Stored items from a collection:
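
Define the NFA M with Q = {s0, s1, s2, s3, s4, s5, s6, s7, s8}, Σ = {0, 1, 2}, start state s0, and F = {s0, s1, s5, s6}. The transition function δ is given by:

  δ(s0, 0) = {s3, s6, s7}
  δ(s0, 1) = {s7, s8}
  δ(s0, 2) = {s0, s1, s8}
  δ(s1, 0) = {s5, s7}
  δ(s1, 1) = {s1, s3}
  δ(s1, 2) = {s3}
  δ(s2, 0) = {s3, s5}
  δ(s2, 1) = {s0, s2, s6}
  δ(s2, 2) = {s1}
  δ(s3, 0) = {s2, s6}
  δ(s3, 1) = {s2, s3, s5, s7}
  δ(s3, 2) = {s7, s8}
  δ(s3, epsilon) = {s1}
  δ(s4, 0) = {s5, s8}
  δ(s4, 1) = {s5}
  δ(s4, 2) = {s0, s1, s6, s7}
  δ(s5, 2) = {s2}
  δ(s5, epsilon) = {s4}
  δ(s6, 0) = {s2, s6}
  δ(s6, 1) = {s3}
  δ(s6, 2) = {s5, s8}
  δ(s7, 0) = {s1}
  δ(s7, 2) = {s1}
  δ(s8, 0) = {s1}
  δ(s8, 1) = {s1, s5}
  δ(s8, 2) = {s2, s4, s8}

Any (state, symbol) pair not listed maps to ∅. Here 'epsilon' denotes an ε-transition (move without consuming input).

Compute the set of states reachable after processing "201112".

{s0, s1, s2, s3, s4, s5, s6, s7, s8}

Start in {s0}.
Read '2': {s0} → {s0, s1, s8}.
Read '0': {s0, s1, s8} → {s1, s3, s4, s5, s6, s7}.
Read '1': {s1, s3, s4, s5, s6, s7} → {s1, s2, s3, s4, s5, s7}.
Read '1': {s1, s2, s3, s4, s5, s7} → {s0, s1, s2, s3, s4, s5, s6, s7}.
Read '1': {s0, s1, s2, s3, s4, s5, s6, s7} → {s0, s1, s2, s3, s4, s5, s6, s7, s8}.
Read '2': {s0, s1, s2, s3, s4, s5, s6, s7, s8} → {s0, s1, s2, s3, s4, s5, s6, s7, s8}.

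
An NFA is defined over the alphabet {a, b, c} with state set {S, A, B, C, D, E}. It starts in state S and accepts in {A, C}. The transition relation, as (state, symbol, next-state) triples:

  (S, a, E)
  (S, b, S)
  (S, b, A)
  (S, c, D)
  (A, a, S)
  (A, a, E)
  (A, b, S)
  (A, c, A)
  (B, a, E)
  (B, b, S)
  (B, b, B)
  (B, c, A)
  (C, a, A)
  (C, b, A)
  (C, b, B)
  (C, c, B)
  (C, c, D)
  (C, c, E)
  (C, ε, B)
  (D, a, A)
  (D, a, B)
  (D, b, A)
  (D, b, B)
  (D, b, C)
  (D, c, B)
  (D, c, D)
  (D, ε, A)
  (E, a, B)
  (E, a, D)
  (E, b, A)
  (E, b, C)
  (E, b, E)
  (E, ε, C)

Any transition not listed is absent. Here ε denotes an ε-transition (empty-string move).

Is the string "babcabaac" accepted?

Start in {S}.
Read 'b': S→{S, A}; now {S, A}.
Read 'a': S→{E}, A→{S, E}; union {S, E}; ε-closure = {S, B, C, E}.
Read 'b': S→{S, A}, B→{S, B}, C→{A, B}, E→{A, C, E}; now {S, A, B, C, E}.
Read 'c': S→{D}, A→{A}, B→{A}, C→{B, D, E}, E→∅; union {A, B, D, E}; ε-closure = {A, B, C, D, E}.
Read 'a': A→{S, E}, B→{E}, C→{A}, D→{A, B}, E→{B, D}; union {S, A, B, D, E}; ε-closure = {S, A, B, C, D, E}.
Read 'b': S→{S, A}, A→{S}, B→{S, B}, C→{A, B}, D→{A, B, C}, E→{A, C, E}; now {S, A, B, C, E}.
Read 'a': S→{E}, A→{S, E}, B→{E}, C→{A}, E→{B, D}; union {S, A, B, D, E}; ε-closure = {S, A, B, C, D, E}.
Read 'a': S→{E}, A→{S, E}, B→{E}, C→{A}, D→{A, B}, E→{B, D}; union {S, A, B, D, E}; ε-closure = {S, A, B, C, D, E}.
Read 'c': S→{D}, A→{A}, B→{A}, C→{B, D, E}, D→{B, D}, E→∅; union {A, B, D, E}; ε-closure = {A, B, C, D, E}.
The final set {A, B, C, D, E} contains the accepting states A, C.

Yes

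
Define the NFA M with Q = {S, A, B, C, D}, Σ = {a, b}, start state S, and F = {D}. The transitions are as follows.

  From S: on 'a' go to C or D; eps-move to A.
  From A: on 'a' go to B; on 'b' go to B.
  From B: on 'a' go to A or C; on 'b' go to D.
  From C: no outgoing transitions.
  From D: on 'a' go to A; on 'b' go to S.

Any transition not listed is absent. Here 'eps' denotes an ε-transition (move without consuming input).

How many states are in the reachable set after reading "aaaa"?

Start: ε-closure({S}) = {S, A}.
Read 'a': S→{C, D}, A→{B}; now {B, C, D}.
Read 'a': B→{A, C}, C→∅, D→{A}; now {A, C}.
Read 'a': A→{B}, C→∅; now {B}.
Read 'a': B→{A, C}; now {A, C}.
That set has 2 states.

2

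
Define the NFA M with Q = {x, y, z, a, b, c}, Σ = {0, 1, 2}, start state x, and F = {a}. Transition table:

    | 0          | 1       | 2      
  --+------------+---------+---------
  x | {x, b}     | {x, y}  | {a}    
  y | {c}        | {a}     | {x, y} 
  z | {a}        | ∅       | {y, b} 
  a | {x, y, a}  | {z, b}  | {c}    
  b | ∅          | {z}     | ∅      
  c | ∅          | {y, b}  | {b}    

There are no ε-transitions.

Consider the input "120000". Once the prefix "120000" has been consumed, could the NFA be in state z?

No

Start in {x}.
Read '1': x→{x, y}; now {x, y}.
Read '2': x→{a}, y→{x, y}; now {x, y, a}.
Read '0': x→{x, b}, y→{c}, a→{x, y, a}; now {x, y, a, b, c}.
Read '0': x→{x, b}, y→{c}, a→{x, y, a}, b→∅, c→∅; now {x, y, a, b, c}.
Read '0': x→{x, b}, y→{c}, a→{x, y, a}, b→∅, c→∅; now {x, y, a, b, c}.
Read '0': x→{x, b}, y→{c}, a→{x, y, a}, b→∅, c→∅; now {x, y, a, b, c}.
State z is not in {x, y, a, b, c}.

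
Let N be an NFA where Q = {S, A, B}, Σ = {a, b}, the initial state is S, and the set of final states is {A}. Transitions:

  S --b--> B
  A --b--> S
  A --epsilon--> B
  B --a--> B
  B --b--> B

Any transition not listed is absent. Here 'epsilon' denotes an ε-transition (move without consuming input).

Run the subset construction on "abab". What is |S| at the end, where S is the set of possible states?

0

Start in {S}.
Read 'a': S→∅; now ∅.
The set is empty and remains empty for the remaining 3 symbols.
That set has 0 states.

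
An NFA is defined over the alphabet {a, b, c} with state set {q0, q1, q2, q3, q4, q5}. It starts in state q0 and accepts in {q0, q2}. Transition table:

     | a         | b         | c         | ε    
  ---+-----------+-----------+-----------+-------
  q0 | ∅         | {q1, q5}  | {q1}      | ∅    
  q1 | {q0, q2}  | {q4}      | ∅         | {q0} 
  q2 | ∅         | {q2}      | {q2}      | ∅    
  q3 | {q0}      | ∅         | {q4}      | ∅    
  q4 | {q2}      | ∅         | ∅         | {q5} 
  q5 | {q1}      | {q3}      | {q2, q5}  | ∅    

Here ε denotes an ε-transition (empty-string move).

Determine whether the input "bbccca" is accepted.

Yes

Start in {q0}.
Read 'b': {q0} → {q0, q1, q5}.
Read 'b': {q0, q1, q5} → {q0, q1, q3, q4, q5}.
Read 'c': {q0, q1, q3, q4, q5} → {q0, q1, q2, q4, q5}.
Read 'c': {q0, q1, q2, q4, q5} → {q0, q1, q2, q5}.
Read 'c': {q0, q1, q2, q5} → {q0, q1, q2, q5}.
Read 'a': {q0, q1, q2, q5} → {q0, q1, q2}.
The final set {q0, q1, q2} contains the accepting states q0, q2.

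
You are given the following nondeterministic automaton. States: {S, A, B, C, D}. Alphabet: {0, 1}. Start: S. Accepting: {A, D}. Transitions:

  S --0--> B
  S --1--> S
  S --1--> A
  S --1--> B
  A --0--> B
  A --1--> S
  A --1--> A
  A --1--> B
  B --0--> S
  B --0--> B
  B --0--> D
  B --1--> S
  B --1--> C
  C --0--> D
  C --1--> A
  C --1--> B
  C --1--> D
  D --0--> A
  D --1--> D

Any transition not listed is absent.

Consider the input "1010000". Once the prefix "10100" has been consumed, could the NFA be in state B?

Yes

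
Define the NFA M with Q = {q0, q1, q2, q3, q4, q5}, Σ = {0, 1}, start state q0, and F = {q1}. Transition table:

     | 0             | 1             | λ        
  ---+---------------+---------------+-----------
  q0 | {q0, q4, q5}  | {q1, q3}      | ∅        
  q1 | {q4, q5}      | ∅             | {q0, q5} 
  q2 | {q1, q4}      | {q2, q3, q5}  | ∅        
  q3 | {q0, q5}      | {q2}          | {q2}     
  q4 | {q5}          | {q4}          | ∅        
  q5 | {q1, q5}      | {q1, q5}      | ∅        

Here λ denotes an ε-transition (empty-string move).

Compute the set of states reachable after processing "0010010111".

Start in {q0}.
Read '0': q0→{q0, q4, q5}; now {q0, q4, q5}.
Read '0': q0→{q0, q4, q5}, q4→{q5}, q5→{q1, q5}; now {q0, q1, q4, q5}.
Read '1': q0→{q1, q3}, q1→∅, q4→{q4}, q5→{q1, q5}; union {q1, q3, q4, q5}; ε-closure = {q0, q1, q2, q3, q4, q5}.
Read '0': q0→{q0, q4, q5}, q1→{q4, q5}, q2→{q1, q4}, q3→{q0, q5}, q4→{q5}, q5→{q1, q5}; now {q0, q1, q4, q5}.
Read '0': q0→{q0, q4, q5}, q1→{q4, q5}, q4→{q5}, q5→{q1, q5}; now {q0, q1, q4, q5}.
Read '1': q0→{q1, q3}, q1→∅, q4→{q4}, q5→{q1, q5}; union {q1, q3, q4, q5}; ε-closure = {q0, q1, q2, q3, q4, q5}.
Read '0': q0→{q0, q4, q5}, q1→{q4, q5}, q2→{q1, q4}, q3→{q0, q5}, q4→{q5}, q5→{q1, q5}; now {q0, q1, q4, q5}.
Read '1': q0→{q1, q3}, q1→∅, q4→{q4}, q5→{q1, q5}; union {q1, q3, q4, q5}; ε-closure = {q0, q1, q2, q3, q4, q5}.
Read '1': q0→{q1, q3}, q1→∅, q2→{q2, q3, q5}, q3→{q2}, q4→{q4}, q5→{q1, q5}; union {q1, q2, q3, q4, q5}; ε-closure = {q0, q1, q2, q3, q4, q5}.
Read '1': q0→{q1, q3}, q1→∅, q2→{q2, q3, q5}, q3→{q2}, q4→{q4}, q5→{q1, q5}; union {q1, q2, q3, q4, q5}; ε-closure = {q0, q1, q2, q3, q4, q5}.

{q0, q1, q2, q3, q4, q5}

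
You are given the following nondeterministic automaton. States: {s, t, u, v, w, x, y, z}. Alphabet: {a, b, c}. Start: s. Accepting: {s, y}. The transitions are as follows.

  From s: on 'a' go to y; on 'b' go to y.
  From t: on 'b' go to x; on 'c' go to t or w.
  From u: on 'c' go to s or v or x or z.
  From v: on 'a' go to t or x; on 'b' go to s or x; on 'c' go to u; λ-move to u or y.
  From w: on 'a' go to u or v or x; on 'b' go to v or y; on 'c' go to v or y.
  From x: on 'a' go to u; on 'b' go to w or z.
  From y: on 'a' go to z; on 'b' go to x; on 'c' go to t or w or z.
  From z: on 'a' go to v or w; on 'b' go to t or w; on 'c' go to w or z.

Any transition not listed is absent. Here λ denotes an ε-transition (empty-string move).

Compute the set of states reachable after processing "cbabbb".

Start in {s}.
Read 'c': s→∅; now ∅.
The set is empty and remains empty for the remaining 5 symbols.

∅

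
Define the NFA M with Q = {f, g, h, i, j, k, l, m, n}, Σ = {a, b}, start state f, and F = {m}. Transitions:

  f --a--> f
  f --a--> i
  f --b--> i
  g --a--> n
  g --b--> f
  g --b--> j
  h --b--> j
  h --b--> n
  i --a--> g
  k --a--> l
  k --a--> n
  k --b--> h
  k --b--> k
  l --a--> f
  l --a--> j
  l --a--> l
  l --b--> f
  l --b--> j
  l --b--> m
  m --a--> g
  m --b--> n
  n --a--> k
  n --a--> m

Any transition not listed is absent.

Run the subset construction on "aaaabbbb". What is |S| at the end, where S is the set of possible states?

4

Start in {f}.
Read 'a': f→{f, i}; now {f, i}.
Read 'a': f→{f, i}, i→{g}; now {f, g, i}.
Read 'a': f→{f, i}, g→{n}, i→{g}; now {f, g, i, n}.
Read 'a': f→{f, i}, g→{n}, i→{g}, n→{k, m}; now {f, g, i, k, m, n}.
Read 'b': f→{i}, g→{f, j}, i→∅, k→{h, k}, m→{n}, n→∅; now {f, h, i, j, k, n}.
Read 'b': f→{i}, h→{j, n}, i→∅, j→∅, k→{h, k}, n→∅; now {h, i, j, k, n}.
Read 'b': h→{j, n}, i→∅, j→∅, k→{h, k}, n→∅; now {h, j, k, n}.
Read 'b': h→{j, n}, j→∅, k→{h, k}, n→∅; now {h, j, k, n}.
That set has 4 states.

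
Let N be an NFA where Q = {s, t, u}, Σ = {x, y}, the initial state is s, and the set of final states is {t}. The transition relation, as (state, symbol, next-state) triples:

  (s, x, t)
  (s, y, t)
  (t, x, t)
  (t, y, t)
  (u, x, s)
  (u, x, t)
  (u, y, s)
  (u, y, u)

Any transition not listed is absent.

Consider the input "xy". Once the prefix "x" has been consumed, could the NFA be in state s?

No

Start in {s}.
Read 'x': s→{t}; now {t}.
State s is not in {t}.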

> EXERCISE REQUIREMENTS
Search the entries for the word "epsilon" and copy every line that holds it.

> SOLUTION
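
  δ(s3, epsilon) = {s1}
  δ(s5, epsilon) = {s4}
Any (state, symbol) pair not listed maps to ∅. Here 'epsilon' denotes an ε-transition (move without consuming input).
  A --epsilon--> B
Any transition not listed is absent. Here 'epsilon' denotes an ε-transition (move without consuming input).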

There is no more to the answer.